Output the data below in full, byte for byte. Nothing may differ.

--------

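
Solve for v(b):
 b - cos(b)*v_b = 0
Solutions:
 v(b) = C1 + Integral(b/cos(b), b)


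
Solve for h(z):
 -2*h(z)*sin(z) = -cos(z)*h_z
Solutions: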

--------

Task result:
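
Solve for v(b):
 b - cos(b)*v_b = 0
Solutions:
 v(b) = C1 + Integral(b/cos(b), b)


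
Solve for h(z):
 -2*h(z)*sin(z) = -cos(z)*h_z
Solutions: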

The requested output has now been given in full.